> [DATA SECTION]:
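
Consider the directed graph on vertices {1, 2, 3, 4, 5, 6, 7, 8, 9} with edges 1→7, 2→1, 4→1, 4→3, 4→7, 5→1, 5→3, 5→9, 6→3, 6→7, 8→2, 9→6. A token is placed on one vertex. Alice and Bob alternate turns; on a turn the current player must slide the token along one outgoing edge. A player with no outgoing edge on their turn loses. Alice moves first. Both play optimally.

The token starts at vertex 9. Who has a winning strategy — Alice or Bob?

Bob wins.

Work bottom-up. With no move the player to move loses. Otherwise the position is W if at least one move leads to an L position for the opponent, and L if every move leads to a W.
Every edge goes from a vertex to one that appears earlier in the order 3, 7, 1, 4, 6, 9, 2, 5, 8, so processing vertices in that order labels each vertex after all of its successors.
3: no outgoing edge → L
7: no outgoing edge → L
1: W (go to 7, an L position)
4: W (go to 7, an L position)
6: W (go to 7, an L position)
9: L (sole option 6(W) is W)
2: L (sole option 1(W) is W)
5: W (go to 9, an L position)
8: W (go to 2, an L position)
The starting position 9 is L: whatever Alice does, the opponent receives a W position.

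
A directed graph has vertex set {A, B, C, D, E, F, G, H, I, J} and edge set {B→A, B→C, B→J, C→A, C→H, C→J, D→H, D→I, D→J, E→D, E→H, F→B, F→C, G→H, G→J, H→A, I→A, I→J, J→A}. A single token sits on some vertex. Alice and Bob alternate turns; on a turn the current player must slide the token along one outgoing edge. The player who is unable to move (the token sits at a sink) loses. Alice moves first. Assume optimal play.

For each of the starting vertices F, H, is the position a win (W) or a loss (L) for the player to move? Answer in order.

Label each position W (a win for the player to move) or L (a loss). A position with no legal move is L; any other position is W exactly when some move reaches an L, and L when every move reaches a W.
Every edge goes from a vertex to one that appears earlier in the order A, H, J, C, B, I, G, D, F, E, so processing vertices in that order labels each vertex after all of its successors.
A: no outgoing edge → L
H: reaches L-position A → W
J: reaches L-position A → W
C: reaches L-position A → W
B: reaches L-position A → W
I: reaches L-position A → W
G: only reaches J(W), H(W), all W → L
D: only reaches I(W), J(W), H(W), all W → L
F: only reaches B(W), C(W), all W → L
E: reaches L-position D → W

F: L, H: W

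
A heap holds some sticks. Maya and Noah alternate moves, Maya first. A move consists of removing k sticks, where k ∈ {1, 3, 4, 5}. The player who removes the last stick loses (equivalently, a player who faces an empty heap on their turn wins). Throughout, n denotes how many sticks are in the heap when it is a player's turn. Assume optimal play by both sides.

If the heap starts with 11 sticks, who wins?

Noah wins.

Work bottom-up. With no move the player to move wins. Otherwise the position is W if at least one move leads to an L position for the opponent, and L if every move leads to a W.
n=0: no move; the opponent has just taken the last stick and therefore loses → W
n=1: →0(W) only, which is W, so L
n=2: →1(L), so W
n=3: →2(W), 0(W) — all W, so L
n=4: →3(L), so W
n=5: →1(L), so W
n=6: →3(L), so W
n=7: →3(L), so W
n=8: →3(L), so W
n=9: →8(W), 6(W), 5(W), 4(W) — all W, so L
n=10: →9(L), so W
n=11: →10(W), 8(W), 7(W), 6(W) — all W, so L
Every move from 11 reaches a W position, so the mover loses.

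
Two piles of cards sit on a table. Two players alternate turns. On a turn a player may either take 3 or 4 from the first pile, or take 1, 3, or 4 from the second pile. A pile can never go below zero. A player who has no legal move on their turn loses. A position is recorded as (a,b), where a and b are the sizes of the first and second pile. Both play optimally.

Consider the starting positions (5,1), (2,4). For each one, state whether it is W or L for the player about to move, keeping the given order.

(5,1): L, (2,4): W

Label each position W (a win for the player to move) or L (a loss). A position with no legal move is L; any other position is W exactly when some move reaches an L, and L when every move reaches a W.
No move ever increases a pile, so every position that can arise here has a ≤ 5 and b ≤ 4; it is enough to label the cells with 0 ≤ a ≤ 5 and 0 ≤ b ≤ 4.
Every move lowers a or b (never raises either), so fill the grid row by row in increasing a, and left to right within a row: each cell's successors are then already labelled.
      b=0  b=1  b=2  b=3  b=4
a=0:    L    W    L    W    W
a=1:    L    W    L    W    W
a=2:    L    W    L    W    W
a=3:    W    L    W    L    W
a=4:    W    L    W    L    W
a=5:    W    L    W    L    W
Cells with no legal move (terminal, hence L): (0,0), (1,0), (2,0).
The remaining L cells, each justified by listing all of its moves:
(0,2): →(0,1)(W) only, which is W, so L
(1,2): →(1,1)(W) only, which is W, so L
(2,2): →(2,1)(W) only, which is W, so L
(3,1): →(0,1)(W), (3,0)(W) — all W, so L
(3,3): →(0,3)(W), (3,2)(W), (3,0)(W) — all W, so L
(4,1): →(1,1)(W), (0,1)(W), (4,0)(W) — all W, so L
(4,3): →(1,3)(W), (0,3)(W), (4,2)(W), (4,0)(W) — all W, so L
(5,1): →(2,1)(W), (1,1)(W), (5,0)(W) — all W, so L
(5,3): →(2,3)(W), (1,3)(W), (5,2)(W), (5,0)(W) — all W, so L
Every other cell has at least one move into one of the L cells above, so it is W.
(5,1): one of the L cells justified above, so L
(2,4): the move to (2,0) reaches an L cell, so W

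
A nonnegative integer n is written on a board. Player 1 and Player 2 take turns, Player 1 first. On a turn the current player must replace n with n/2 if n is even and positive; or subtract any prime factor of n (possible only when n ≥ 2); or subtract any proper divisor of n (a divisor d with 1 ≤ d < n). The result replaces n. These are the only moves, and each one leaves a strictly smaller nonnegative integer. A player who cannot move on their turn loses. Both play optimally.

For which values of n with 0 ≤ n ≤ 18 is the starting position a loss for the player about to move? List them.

0, 1, 4, 9, 14

Use the standard recursion: the mover loses at a terminal position; elsewhere, the mover wins exactly when some move hands the opponent an L position.
n=0: no move → L
n=1: no move → L
n=2: W (go to 0, an L position)
n=3: W (go to 0, an L position)
n=4: L (options 2(W), 3(W) are all W)
n=5: W (go to 0, an L position)
n=6: W (go to 4, an L position)
n=7: W (go to 0, an L position)
n=8: W (go to 4, an L position)
n=9: L (options 6(W), 8(W) are all W)
n=10: W (go to 9, an L position)
n=11: W (go to 0, an L position)
n=12: W (go to 9, an L position)
n=13: W (go to 0, an L position)
n=14: L (options 7(W), 12(W), 13(W) are all W)
n=15: W (go to 14, an L position)
n=16: W (go to 14, an L position)
n=17: W (go to 0, an L position)
n=18: W (go to 9, an L position)
Reading off the rows marked L gives the requested list; there are 5 such values of n.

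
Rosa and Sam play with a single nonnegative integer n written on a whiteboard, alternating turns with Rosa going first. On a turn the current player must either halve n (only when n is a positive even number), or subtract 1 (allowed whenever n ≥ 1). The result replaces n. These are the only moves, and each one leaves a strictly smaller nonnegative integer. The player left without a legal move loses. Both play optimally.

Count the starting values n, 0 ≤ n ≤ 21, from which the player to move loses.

11

Label each position W (a win for the player to move) or L (a loss). A position with no legal move is L; any other position is W exactly when some move reaches an L, and L when every move reaches a W.
n=0: no move → L
n=1: W (go to 0, an L position)
n=2: L (sole option 1(W) is W)
n=3: W (go to 2, an L position)
n=4: W (go to 2, an L position)
n=5: L (sole option 4(W) is W)
n=6: W (go to 5, an L position)
n=7: L (sole option 6(W) is W)
n=8: W (go to 7, an L position)
n=9: L (sole option 8(W) is W)
n=10: W (go to 5, an L position)
n=11: L (sole option 10(W) is W)
n=12: W (go to 11, an L position)
n=13: L (sole option 12(W) is W)
n=14: W (go to 7, an L position)
n=15: L (sole option 14(W) is W)
n=16: W (go to 15, an L position)
n=17: L (sole option 16(W) is W)
n=18: W (go to 9, an L position)
n=19: L (sole option 18(W) is W)
n=20: W (go to 19, an L position)
n=21: L (sole option 20(W) is W)
L entries with 0 ≤ n ≤ 21: n = 0, 2, 5, 7, 9, 11, 13, 15, 17, 19, 21; that makes 11.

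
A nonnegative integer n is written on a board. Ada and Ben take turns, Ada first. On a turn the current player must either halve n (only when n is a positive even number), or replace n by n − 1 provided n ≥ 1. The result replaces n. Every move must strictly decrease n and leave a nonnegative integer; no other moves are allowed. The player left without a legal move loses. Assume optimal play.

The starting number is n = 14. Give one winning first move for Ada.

Move to 7.

Build the W/L table. Terminal = L. A non-terminal position is W if it has a move to some L; otherwise it is L.
n=0: no move → L
n=1: →0(L), so W
n=2: →1(W) only, which is W, so L
n=3: →2(L), so W
n=4: →2(L), so W
n=5: →4(W) only, which is W, so L
n=6: →5(L), so W
n=7: →6(W) only, which is W, so L
n=8: →7(L), so W
n=9: →8(W) only, which is W, so L
n=10: →5(L), so W
n=11: →10(W) only, which is W, so L
n=12: →11(L), so W
n=13: →12(W) only, which is W, so L
n=14: →7(L), so W
From 14, the L positions reachable in one move are: 7, 13. Any move reaching one of these is winning.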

> [TASK OBJECTIVE]:
In the answer, give the lines from the first line of the data through the line with "A directed graph", exactly as they appear and with no additions.

> [SOLUTION FOR THIS TASK]:
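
Consider the directed graph on vertices {1, 2, 3, 4, 5, 6, 7, 8, 9} with edges 1→7, 2→1, 4→1, 4→3, 4→7, 5→1, 5→3, 5→9, 6→3, 6→7, 8→2, 9→6. A token is placed on one vertex. Alice and Bob alternate turns; on a turn the current player must slide the token along one outgoing edge. A player with no outgoing edge on their turn loses. Alice moves first. Both play optimally.

The token starts at vertex 9. Who has a winning strategy — Alice or Bob?

Bob wins.

Work bottom-up. With no move the player to move loses. Otherwise the position is W if at least one move leads to an L position for the opponent, and L if every move leads to a W.
Every edge goes from a vertex to one that appears earlier in the order 3, 7, 1, 4, 6, 9, 2, 5, 8, so processing vertices in that order labels each vertex after all of its successors.
3: no outgoing edge → L
7: no outgoing edge → L
1: W (go to 7, an L position)
4: W (go to 7, an L position)
6: W (go to 7, an L position)
9: L (sole option 6(W) is W)
2: L (sole option 1(W) is W)
5: W (go to 9, an L position)
8: W (go to 2, an L position)
The starting position 9 is L: whatever Alice does, the opponent receives a W position.

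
A directed graph has vertex set {A, B, C, D, E, F, G, H, I, J} and edge set {B→A, B→C, B→J, C→A, C→H, C→J, D→H, D→I, D→J, E→D, E→H, F→B, F→C, G→H, G→J, H→A, I→A, I→J, J→A}. A single token sits on some vertex. Alice and Bob alternate turns; on a turn the current player must slide the token along one outgoing edge. The player who is unable to move (the token sits at a sink) loses. Alice moves first. Assume optimal play.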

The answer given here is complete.